**** Records provided ****

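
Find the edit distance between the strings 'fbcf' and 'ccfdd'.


Building DP table for s1='fbcf' (len 4) and s2='ccfdd' (len 5):
       c  c  f  d  d
    0  1  2  3  4  5
  f 1  1  2  2  3  4
  b 2  2  2  3  3  4
  c 3  2  2  3  4  4
  f 4  3  3  2  3  4
Edit distance = dp[4][5] = 4

4


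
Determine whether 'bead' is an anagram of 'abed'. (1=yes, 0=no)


Sort characters of 'bead': 'abde'
Sort characters of 'abed': 'abde'
Sorted forms match -> they ARE anagrams
Result: 1

1


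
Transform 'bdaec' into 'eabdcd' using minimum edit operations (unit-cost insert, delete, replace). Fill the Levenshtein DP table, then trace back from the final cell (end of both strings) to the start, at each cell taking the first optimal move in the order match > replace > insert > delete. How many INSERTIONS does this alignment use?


Edit distance = 5. Backtracking from cell (5, 6) with preference match > replace > insert > delete,
then listing the resulting alignment 'bdaec' -> 'eabdcd' left to right:
  Step 1: insert 'e' [insertion #1]
  Step 2: insert 'a' [insertion #2]
  Step 3: keep 'b'
  Step 4: keep 'd'
  Step 5: delete 'a'
  Step 6: replace e->c
  Step 7: replace c->d
Total insertions: 2

2


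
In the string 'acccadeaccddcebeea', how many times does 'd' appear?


Scanning 'acccadeaccddcebeea' for 'd':
  Position 5: 'd' -> MATCH (count: 1)
  Position 10: 'd' -> MATCH (count: 2)
  Position 11: 'd' -> MATCH (count: 3)
Total occurrences of 'd': 3

3


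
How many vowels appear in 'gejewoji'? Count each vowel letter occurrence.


Scanning each character of 'gejewoji':
  Position 1: 'g' -> consonant (running count: 0)
  Position 2: 'e' -> vowel (running count: 1)
  Position 3: 'j' -> consonant (running count: 1)
  Position 4: 'e' -> vowel (running count: 2)
  Position 5: 'w' -> consonant (running count: 2)
  Position 6: 'o' -> vowel (running count: 3)
  Position 7: 'j' -> consonant (running count: 3)
  Position 8: 'i' -> vowel (running count: 4)
Total vowels: 4

4


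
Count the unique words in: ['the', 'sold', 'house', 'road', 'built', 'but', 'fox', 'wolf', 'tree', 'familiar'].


Listing all tokens and tracking unique types:
  Token 1: 'the' -> NEW (unique so far: 1)
  Token 2: 'sold' -> NEW (unique so far: 2)
  Token 3: 'house' -> NEW (unique so far: 3)
  Token 4: 'road' -> NEW (unique so far: 4)
  Token 5: 'built' -> NEW (unique so far: 5)
  Token 6: 'but' -> NEW (unique so far: 6)
  Token 7: 'fox' -> NEW (unique so far: 7)
  Token 8: 'wolf' -> NEW (unique so far: 8)
  Token 9: 'tree' -> NEW (unique so far: 9)
  Token 10: 'familiar' -> NEW (unique so far: 10)
Unique types: ('built', 'but', 'familiar', 'fox', 'house', 'road', 'sold', 'the', 'tree', 'wolf')
Vocabulary size: 10

10


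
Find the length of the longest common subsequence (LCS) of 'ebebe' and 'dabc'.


DP table for LCS of 'ebebe' and 'dabc':
       d  a  b  c
    0  0  0  0  0
  e 0  0  0  0  0
  b 0  0  0  1  1
  e 0  0  0  1  1
  b 0  0  0  1  1
  e 0  0  0  1  1
LCS: 'b'
LCS length = 1

1


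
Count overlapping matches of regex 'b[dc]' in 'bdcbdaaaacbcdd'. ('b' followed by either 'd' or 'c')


Pattern: b[dc] means 'b' followed by either 'd' or 'c'.
Scanning 'bdcbdaaaacbcdd' position-by-position:
  Pos 0: window 'bd' -> MATCH
  Pos 1: window 'dc' -> no
  Pos 2: window 'cb' -> no
  Pos 3: window 'bd' -> MATCH
  Pos 4: window 'da' -> no
  Pos 5: window 'aa' -> no
  Pos 6: window 'aa' -> no
  Pos 7: window 'aa' -> no
  Pos 8: window 'ac' -> no
  Pos 9: window 'cb' -> no
  Pos 10: window 'bc' -> MATCH
  Pos 11: window 'cd' -> no
  Pos 12: window 'dd' -> no
  Pos 13: window 'd' -> no
Total matches: 3

3


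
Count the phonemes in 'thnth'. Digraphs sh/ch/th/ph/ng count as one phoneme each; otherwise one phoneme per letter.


Parsing 'thnth' greedily, digraphs first:
  'th' -> digraph (1 consonant phoneme) (phonemes so far: 1)
  'n' -> consonant phoneme (phonemes so far: 2)
  'th' -> digraph (1 consonant phoneme) (phonemes so far: 3)
Total phonemes: 3

3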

****

_Activity_.
Exactly as written, please output every entry.

_Response area_.
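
Find the edit distance between the strings 'fbcf' and 'ccfdd'.


Building DP table for s1='fbcf' (len 4) and s2='ccfdd' (len 5):
       c  c  f  d  d
    0  1  2  3  4  5
  f 1  1  2  2  3  4
  b 2  2  2  3  3  4
  c 3  2  2  3  4  4
  f 4  3  3  2  3  4
Edit distance = dp[4][5] = 4

4


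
Determine whether 'bead' is an anagram of 'abed'. (1=yes, 0=no)


Sort characters of 'bead': 'abde'
Sort characters of 'abed': 'abde'
Sorted forms match -> they ARE anagrams
Result: 1

1


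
Transform 'bdaec' into 'eabdcd' using minimum edit operations (unit-cost insert, delete, replace). Fill the Levenshtein DP table, then trace back from the final cell (end of both strings) to the start, at each cell taking the first optimal move in the order match > replace > insert > delete. How many INSERTIONS does this alignment use?


Edit distance = 5. Backtracking from cell (5, 6) with preference match > replace > insert > delete,
then listing the resulting alignment 'bdaec' -> 'eabdcd' left to right:
  Step 1: insert 'e' [insertion #1]
  Step 2: insert 'a' [insertion #2]
  Step 3: keep 'b'
  Step 4: keep 'd'
  Step 5: delete 'a'
  Step 6: replace e->c
  Step 7: replace c->d
Total insertions: 2

2


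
In the string 'acccadeaccddcebeea', how many times does 'd' appear?


Scanning 'acccadeaccddcebeea' for 'd':
  Position 5: 'd' -> MATCH (count: 1)
  Position 10: 'd' -> MATCH (count: 2)
  Position 11: 'd' -> MATCH (count: 3)
Total occurrences of 'd': 3

3


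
How many vowels appear in 'gejewoji'? Count each vowel letter occurrence.


Scanning each character of 'gejewoji':
  Position 1: 'g' -> consonant (running count: 0)
  Position 2: 'e' -> vowel (running count: 1)
  Position 3: 'j' -> consonant (running count: 1)
  Position 4: 'e' -> vowel (running count: 2)
  Position 5: 'w' -> consonant (running count: 2)
  Position 6: 'o' -> vowel (running count: 3)
  Position 7: 'j' -> consonant (running count: 3)
  Position 8: 'i' -> vowel (running count: 4)
Total vowels: 4

4


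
Count the unique words in: ['the', 'sold', 'house', 'road', 'built', 'but', 'fox', 'wolf', 'tree', 'familiar'].


Listing all tokens and tracking unique types:
  Token 1: 'the' -> NEW (unique so far: 1)
  Token 2: 'sold' -> NEW (unique so far: 2)
  Token 3: 'house' -> NEW (unique so far: 3)
  Token 4: 'road' -> NEW (unique so far: 4)
  Token 5: 'built' -> NEW (unique so far: 5)
  Token 6: 'but' -> NEW (unique so far: 6)
  Token 7: 'fox' -> NEW (unique so far: 7)
  Token 8: 'wolf' -> NEW (unique so far: 8)
  Token 9: 'tree' -> NEW (unique so far: 9)
  Token 10: 'familiar' -> NEW (unique so far: 10)
Unique types: ('built', 'but', 'familiar', 'fox', 'house', 'road', 'sold', 'the', 'tree', 'wolf')
Vocabulary size: 10

10


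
Find the length of the longest common subsequence (LCS) of 'ebebe' and 'dabc'.


DP table for LCS of 'ebebe' and 'dabc':
       d  a  b  c
    0  0  0  0  0
  e 0  0  0  0  0
  b 0  0  0  1  1
  e 0  0  0  1  1
  b 0  0  0  1  1
  e 0  0  0  1  1
LCS: 'b'
LCS length = 1

1


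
Count overlapping matches of regex 'b[dc]' in 'bdcbdaaaacbcdd'. ('b' followed by either 'd' or 'c')


Pattern: b[dc] means 'b' followed by either 'd' or 'c'.
Scanning 'bdcbdaaaacbcdd' position-by-position:
  Pos 0: window 'bd' -> MATCH
  Pos 1: window 'dc' -> no
  Pos 2: window 'cb' -> no
  Pos 3: window 'bd' -> MATCH
  Pos 4: window 'da' -> no
  Pos 5: window 'aa' -> no
  Pos 6: window 'aa' -> no
  Pos 7: window 'aa' -> no
  Pos 8: window 'ac' -> no
  Pos 9: window 'cb' -> no
  Pos 10: window 'bc' -> MATCH
  Pos 11: window 'cd' -> no
  Pos 12: window 'dd' -> no
  Pos 13: window 'd' -> no
Total matches: 3

3


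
Count the phonemes in 'thnth'. Digraphs sh/ch/th/ph/ng count as one phoneme each; otherwise one phoneme per letter.


Parsing 'thnth' greedily, digraphs first:
  'th' -> digraph (1 consonant phoneme) (phonemes so far: 1)
  'n' -> consonant phoneme (phonemes so far: 2)
  'th' -> digraph (1 consonant phoneme) (phonemes so far: 3)
Total phonemes: 3

3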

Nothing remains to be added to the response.